▸ **ASSIGNED TASK**:
Everything from the first line of the entries below through the line holding "Answer: $-5244$" must be printed exactly as written.

--- START ---

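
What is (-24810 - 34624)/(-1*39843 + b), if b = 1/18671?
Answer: 554846107/371954326 ≈ 1.4917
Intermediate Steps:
b = 1/18671 ≈ 5.3559e-5
(-24810 - 34624)/(-1*39843 + b) = (-24810 - 34624)/(-1*39843 + 1/18671) = -59434/(-39843 + 1/18671) = -59434/(-743908652/18671) = -59434*(-18671/743908652) = 554846107/371954326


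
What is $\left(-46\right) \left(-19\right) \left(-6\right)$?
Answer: $-5244$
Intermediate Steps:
$\left(-46\right) \left(-19\right) \left(-6\right) = 874 \left(-6\right) = -5244$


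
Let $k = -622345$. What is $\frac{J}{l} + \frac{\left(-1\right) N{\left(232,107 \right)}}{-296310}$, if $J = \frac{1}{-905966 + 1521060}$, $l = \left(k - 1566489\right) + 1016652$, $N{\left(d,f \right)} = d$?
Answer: $\frac{4919779129669}{6283533433166220} \approx 0.00078296$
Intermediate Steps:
$l = -1172182$ ($l = \left(-622345 - 1566489\right) + 1016652 = -2188834 + 1016652 = -1172182$)
$J = \frac{1}{615094} \approx 1.6258 \cdot 10^{-6}$
$\frac{J}{l} + \frac{\left(-1\right) N{\left(232,107 \right)}}{-296310} = \frac{1}{615094 \left(-1172182\right)} + \frac{\left(-1\right) 232}{-296310} = \frac{1}{615094} \left(- \frac{1}{1172182}\right) - - \frac{116}{148155} = - \frac{1}{721002115108} + \frac{116}{148155} = \frac{4919779129669}{6283533433166220}$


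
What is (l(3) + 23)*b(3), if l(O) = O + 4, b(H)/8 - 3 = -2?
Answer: 240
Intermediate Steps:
b(H) = 8 (b(H) = 24 + 8*(-2) = 24 - 16 = 8)
l(O) = 4 + O
(l(3) + 23)*b(3) = ((4 + 3) + 23)*8 = (7 + 23)*8 = 30*8 = 240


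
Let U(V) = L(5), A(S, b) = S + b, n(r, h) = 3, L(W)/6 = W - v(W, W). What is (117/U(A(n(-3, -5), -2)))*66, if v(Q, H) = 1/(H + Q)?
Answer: 12870/49 ≈ 262.65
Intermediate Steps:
L(W) = -3/W + 6*W (L(W) = 6*(W - 1/(W + W)) = 6*(W - 1/(2*W)) = -3/W + 6*W)
U(V) = 147/5 (U(V) = -3/5 + 6*5 = -3*⅕ + 30 = -⅗ + 30 = 147/5)
(117/U(A(n(-3, -5), -2)))*66 = (117/(147/5))*66 = (117*(5/147))*66 = (195/49)*66 = 12870/49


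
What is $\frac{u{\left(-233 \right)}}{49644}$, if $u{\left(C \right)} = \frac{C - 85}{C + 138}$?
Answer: $\frac{53}{786030} \approx 6.7427 \cdot 10^{-5}$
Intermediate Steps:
$u{\left(C \right)} = \frac{-85 + C}{138 + C}$
$\frac{u{\left(-233 \right)}}{49644} = \frac{\frac{1}{138 - 233} \left(-85 - 233\right)}{49644} = \frac{1}{-95} \left(-318\right) \frac{1}{49644} = \left(- \frac{1}{95}\right) \left(-318\right) \frac{1}{49644} = \frac{318}{95} \cdot \frac{1}{49644} = \frac{53}{786030}$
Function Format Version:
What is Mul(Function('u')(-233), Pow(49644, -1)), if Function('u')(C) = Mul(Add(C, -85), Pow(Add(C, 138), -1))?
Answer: Rational(53, 786030) ≈ 6.7427e-5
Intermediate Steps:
Function('u')(C) = Mul(Pow(Add(138, C), -1), Add(-85, C)) (Function('u')(C) = Mul(Add(-85, C), Pow(Add(138, C), -1)) = Mul(Pow(Add(138, C), -1), Add(-85, C)))
Mul(Function('u')(-233), Pow(49644, -1)) = Mul(Mul(Pow(Add(138, -233), -1), Add(-85, -233)), Pow(49644, -1)) = Mul(Mul(Pow(-95, -1), -318), Rational(1, 49644)) = Mul(Mul(Rational(-1, 95), -318), Rational(1, 49644)) = Mul(Rational(318, 95), Rational(1, 49644)) = Rational(53, 786030)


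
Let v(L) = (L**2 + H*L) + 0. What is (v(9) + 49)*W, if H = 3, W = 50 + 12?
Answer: 9734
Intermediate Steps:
W = 62
v(L) = L**2 + 3*L (v(L) = (L**2 + 3*L) + 0 = L**2 + 3*L)
(v(9) + 49)*W = (9*(3 + 9) + 49)*62 = (9*12 + 49)*62 = (108 + 49)*62 = 157*62 = 9734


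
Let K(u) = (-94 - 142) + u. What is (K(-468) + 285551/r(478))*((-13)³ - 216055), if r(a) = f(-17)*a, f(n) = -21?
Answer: 114618202454/717 ≈ 1.5986e+8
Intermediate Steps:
r(a) = -21*a
K(u) = -236 + u
(K(-468) + 285551/r(478))*((-13)³ - 216055) = ((-236 - 468) + 285551/((-21*478)))*((-13)³ - 216055) = (-704 + 285551/(-10038))*(-2197 - 216055) = (-704 + 285551*(-1/10038))*(-218252) = (-704 - 40793/1434)*(-218252) = -1050329/1434*(-218252) = 114618202454/717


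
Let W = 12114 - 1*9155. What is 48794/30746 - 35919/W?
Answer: -479992064/45488707 ≈ -10.552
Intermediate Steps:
W = 2959 (W = 12114 - 9155 = 2959)
48794/30746 - 35919/W = 48794/30746 - 35919/2959 = 48794*(1/30746) - 35919*1/2959 = 24397/15373 - 35919/2959 = -479992064/45488707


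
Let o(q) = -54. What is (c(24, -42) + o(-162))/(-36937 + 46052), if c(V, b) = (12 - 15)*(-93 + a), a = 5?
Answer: 42/1823 ≈ 0.023039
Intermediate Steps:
c(V, b) = 264 (c(V, b) = (12 - 15)*(-93 + 5) = -3*(-88) = 264)
(c(24, -42) + o(-162))/(-36937 + 46052) = (264 - 54)/(-36937 + 46052) = 210/9115 = 210*(1/9115) = 42/1823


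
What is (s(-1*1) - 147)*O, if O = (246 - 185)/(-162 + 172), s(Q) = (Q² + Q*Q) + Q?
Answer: -4453/5 ≈ -890.60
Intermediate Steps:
s(Q) = Q + 2*Q² (s(Q) = (Q² + Q²) + Q = 2*Q² + Q = Q + 2*Q²)
O = 61/10 ≈ 6.1000
(s(-1*1) - 147)*O = ((-1*1)*(1 + 2*(-1*1)) - 147)*(61/10) = (-(1 + 2*(-1)) - 147)*(61/10) = (-(1 - 2) - 147)*(61/10) = (-1*(-1) - 147)*(61/10) = (1 - 147)*(61/10) = -146*61/10 = -4453/5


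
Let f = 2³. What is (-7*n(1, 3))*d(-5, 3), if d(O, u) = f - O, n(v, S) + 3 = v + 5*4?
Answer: -1638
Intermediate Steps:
f = 8
n(v, S) = 17 + v (n(v, S) = -3 + (v + 5*4) = -3 + (v + 20) = -3 + (20 + v) = 17 + v)
d(O, u) = 8 - O
(-7*n(1, 3))*d(-5, 3) = (-7*(17 + 1))*(8 - 1*(-5)) = (-7*18)*(8 + 5) = -126*13 = -1638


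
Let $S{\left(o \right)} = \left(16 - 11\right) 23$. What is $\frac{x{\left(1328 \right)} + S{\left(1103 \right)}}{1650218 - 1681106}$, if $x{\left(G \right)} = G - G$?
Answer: $- \frac{115}{30888} \approx -0.0037231$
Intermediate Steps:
$S{\left(o \right)} = 115$ ($S{\left(o \right)} = 5 \cdot 23 = 115$)
$x{\left(G \right)} = 0$
$\frac{x{\left(1328 \right)} + S{\left(1103 \right)}}{1650218 - 1681106} = \frac{0 + 115}{1650218 - 1681106} = \frac{115}{-30888} = 115 \left(- \frac{1}{30888}\right) = - \frac{115}{30888}$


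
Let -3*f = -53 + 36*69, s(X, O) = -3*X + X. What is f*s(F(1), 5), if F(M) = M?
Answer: 4862/3 ≈ 1620.7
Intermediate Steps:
s(X, O) = -2*X
f = -2431/3 (f = -(-53 + 36*69)/3 = -(-53 + 2484)/3 = -⅓*2431 = -2431/3 ≈ -810.33)
f*s(F(1), 5) = -(-4862)/3 = -2431/3*(-2) = 4862/3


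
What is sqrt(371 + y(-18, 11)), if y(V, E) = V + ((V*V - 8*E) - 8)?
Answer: sqrt(581) ≈ 24.104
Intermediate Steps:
y(V, E) = -8 + V + V**2 - 8*E (y(V, E) = V + ((V**2 - 8*E) - 8) = V + (-8 + V**2 - 8*E) = -8 + V + V**2 - 8*E)
sqrt(371 + y(-18, 11)) = sqrt(371 + (-8 - 18 + (-18)**2 - 8*11)) = sqrt(371 + (-8 - 18 + 324 - 88)) = sqrt(371 + 210) = sqrt(581)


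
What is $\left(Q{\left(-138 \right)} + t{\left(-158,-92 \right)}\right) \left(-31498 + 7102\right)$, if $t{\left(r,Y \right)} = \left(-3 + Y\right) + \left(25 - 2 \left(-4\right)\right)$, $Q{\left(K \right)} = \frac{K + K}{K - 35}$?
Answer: $\frac{254938200}{173} \approx 1.4736 \cdot 10^{6}$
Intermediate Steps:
$Q{\left(K \right)} = \frac{2 K}{-35 + K}$
$t{\left(r,Y \right)} = 30 + Y$ ($t{\left(r,Y \right)} = \left(-3 + Y\right) + \left(25 - -8\right) = \left(-3 + Y\right) + \left(25 + 8\right) = \left(-3 + Y\right) + 33 = 30 + Y$)
$\left(Q{\left(-138 \right)} + t{\left(-158,-92 \right)}\right) \left(-31498 + 7102\right) = \left(2 \left(-138\right) \frac{1}{-35 - 138} + \left(30 - 92\right)\right) \left(-31498 + 7102\right) = \left(2 \left(-138\right) \frac{1}{-173} - 62\right) \left(-24396\right) = \left(2 \left(-138\right) \left(- \frac{1}{173}\right) - 62\right) \left(-24396\right) = \left(\frac{276}{173} - 62\right) \left(-24396\right) = \left(- \frac{10450}{173}\right) \left(-24396\right) = \frac{254938200}{173}$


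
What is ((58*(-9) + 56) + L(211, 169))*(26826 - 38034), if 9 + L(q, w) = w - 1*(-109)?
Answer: 2207976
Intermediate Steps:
L(q, w) = 100 + w (L(q, w) = -9 + (w - 1*(-109)) = -9 + (w + 109) = -9 + (109 + w) = 100 + w)
((58*(-9) + 56) + L(211, 169))*(26826 - 38034) = ((58*(-9) + 56) + (100 + 169))*(26826 - 38034) = ((-522 + 56) + 269)*(-11208) = (-466 + 269)*(-11208) = -197*(-11208) = 2207976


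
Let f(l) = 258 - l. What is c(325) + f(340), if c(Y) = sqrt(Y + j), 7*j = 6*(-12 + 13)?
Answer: -82 + sqrt(15967)/7 ≈ -63.948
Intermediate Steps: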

--- END ---

▸ **FINISHED EXERCISE**:
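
What is (-24810 - 34624)/(-1*39843 + b), if b = 1/18671?
Answer: 554846107/371954326 ≈ 1.4917
Intermediate Steps:
b = 1/18671 ≈ 5.3559e-5
(-24810 - 34624)/(-1*39843 + b) = (-24810 - 34624)/(-1*39843 + 1/18671) = -59434/(-39843 + 1/18671) = -59434/(-743908652/18671) = -59434*(-18671/743908652) = 554846107/371954326


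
What is $\left(-46\right) \left(-19\right) \left(-6\right)$?
Answer: $-5244$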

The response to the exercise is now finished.